**EXERCISE DESCRIPTION**
Search term "simultaneously": copy each line of the records that contains it.

[Collected data entries]
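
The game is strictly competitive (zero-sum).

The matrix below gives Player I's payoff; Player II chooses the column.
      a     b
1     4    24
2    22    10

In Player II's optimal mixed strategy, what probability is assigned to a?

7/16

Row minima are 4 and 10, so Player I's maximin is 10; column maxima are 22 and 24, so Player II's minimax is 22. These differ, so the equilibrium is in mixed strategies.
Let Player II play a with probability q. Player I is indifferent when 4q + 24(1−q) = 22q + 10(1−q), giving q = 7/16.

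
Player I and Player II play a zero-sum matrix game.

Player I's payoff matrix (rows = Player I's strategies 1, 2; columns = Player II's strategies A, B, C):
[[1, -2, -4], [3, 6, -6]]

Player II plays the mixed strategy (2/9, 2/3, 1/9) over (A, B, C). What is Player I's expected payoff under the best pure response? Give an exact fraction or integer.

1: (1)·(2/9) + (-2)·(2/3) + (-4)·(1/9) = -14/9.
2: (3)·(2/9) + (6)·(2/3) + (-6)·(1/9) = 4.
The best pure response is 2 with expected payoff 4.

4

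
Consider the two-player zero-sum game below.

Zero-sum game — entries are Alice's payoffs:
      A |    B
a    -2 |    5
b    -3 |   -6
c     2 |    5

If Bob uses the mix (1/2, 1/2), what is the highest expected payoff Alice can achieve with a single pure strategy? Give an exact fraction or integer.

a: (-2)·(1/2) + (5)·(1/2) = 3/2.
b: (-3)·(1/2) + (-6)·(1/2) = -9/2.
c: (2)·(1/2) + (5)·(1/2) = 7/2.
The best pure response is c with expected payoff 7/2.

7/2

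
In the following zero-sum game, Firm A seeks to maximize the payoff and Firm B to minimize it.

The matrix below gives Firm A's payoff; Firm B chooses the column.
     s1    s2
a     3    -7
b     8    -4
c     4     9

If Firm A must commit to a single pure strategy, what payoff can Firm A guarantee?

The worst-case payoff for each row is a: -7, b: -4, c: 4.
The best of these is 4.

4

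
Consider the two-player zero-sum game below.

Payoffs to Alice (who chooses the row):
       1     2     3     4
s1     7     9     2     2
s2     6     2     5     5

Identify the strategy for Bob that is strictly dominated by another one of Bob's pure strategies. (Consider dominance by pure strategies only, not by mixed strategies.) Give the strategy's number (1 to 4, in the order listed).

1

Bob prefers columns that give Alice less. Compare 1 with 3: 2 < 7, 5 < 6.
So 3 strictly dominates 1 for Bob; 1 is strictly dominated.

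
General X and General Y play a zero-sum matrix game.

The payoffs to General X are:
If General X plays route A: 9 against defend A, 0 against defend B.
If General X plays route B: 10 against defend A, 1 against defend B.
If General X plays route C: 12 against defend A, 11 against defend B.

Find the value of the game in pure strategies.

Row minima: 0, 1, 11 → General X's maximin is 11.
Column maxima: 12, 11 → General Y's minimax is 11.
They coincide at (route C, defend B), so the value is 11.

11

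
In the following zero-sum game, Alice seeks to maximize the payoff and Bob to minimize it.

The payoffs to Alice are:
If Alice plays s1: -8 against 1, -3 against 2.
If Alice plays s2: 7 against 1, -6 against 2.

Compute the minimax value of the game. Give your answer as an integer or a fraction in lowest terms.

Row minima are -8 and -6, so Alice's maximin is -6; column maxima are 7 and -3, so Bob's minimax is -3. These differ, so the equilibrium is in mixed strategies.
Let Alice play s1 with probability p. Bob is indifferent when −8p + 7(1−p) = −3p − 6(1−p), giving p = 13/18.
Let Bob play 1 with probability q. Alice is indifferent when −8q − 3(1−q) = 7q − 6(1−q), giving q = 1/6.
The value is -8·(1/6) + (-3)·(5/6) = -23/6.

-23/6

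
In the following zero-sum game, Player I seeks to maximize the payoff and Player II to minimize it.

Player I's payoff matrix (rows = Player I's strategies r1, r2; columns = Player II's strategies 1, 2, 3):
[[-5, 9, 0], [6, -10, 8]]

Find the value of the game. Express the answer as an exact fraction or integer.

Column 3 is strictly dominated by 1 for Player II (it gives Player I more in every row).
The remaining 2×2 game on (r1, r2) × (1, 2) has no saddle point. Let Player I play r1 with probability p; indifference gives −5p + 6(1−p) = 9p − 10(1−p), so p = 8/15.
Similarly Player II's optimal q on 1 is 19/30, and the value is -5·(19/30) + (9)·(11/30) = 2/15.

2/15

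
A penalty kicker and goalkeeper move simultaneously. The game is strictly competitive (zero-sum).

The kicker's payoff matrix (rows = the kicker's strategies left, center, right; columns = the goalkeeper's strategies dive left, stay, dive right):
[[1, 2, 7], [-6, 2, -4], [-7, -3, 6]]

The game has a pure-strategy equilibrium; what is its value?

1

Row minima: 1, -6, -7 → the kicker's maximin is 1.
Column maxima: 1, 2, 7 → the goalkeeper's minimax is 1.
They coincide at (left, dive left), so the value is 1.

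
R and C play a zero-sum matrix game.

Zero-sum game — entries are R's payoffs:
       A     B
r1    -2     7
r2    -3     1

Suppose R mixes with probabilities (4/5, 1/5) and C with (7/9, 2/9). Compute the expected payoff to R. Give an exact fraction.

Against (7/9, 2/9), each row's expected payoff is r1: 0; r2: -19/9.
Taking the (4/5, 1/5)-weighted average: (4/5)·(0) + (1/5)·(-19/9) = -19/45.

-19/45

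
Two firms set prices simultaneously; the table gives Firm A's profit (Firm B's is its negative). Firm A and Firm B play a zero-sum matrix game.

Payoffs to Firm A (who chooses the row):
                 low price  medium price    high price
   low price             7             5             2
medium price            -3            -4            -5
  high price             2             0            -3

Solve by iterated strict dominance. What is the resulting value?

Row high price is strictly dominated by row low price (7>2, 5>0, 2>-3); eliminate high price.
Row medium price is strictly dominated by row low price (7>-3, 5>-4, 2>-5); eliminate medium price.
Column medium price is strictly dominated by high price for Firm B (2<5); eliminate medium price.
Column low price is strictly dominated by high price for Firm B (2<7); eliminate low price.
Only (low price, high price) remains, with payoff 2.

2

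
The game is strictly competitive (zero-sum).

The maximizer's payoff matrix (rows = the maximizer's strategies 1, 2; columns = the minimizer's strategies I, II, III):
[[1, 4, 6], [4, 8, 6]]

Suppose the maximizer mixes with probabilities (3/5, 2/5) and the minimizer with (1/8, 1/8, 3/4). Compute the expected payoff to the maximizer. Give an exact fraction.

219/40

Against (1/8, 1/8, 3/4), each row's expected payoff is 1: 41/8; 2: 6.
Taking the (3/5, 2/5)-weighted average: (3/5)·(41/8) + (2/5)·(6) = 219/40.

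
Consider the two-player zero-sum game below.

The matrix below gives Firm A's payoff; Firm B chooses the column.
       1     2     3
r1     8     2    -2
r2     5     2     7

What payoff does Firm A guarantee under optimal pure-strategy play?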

**SOLUTION TO THIS PROBLEM**
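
A penalty kicker and goalkeeper move simultaneously. The game is strictly competitive (zero-sum).
Two firms set prices simultaneously; the table gives Firm A's profit (Firm B's is its negative). Firm A and Firm B play a zero-sum matrix game.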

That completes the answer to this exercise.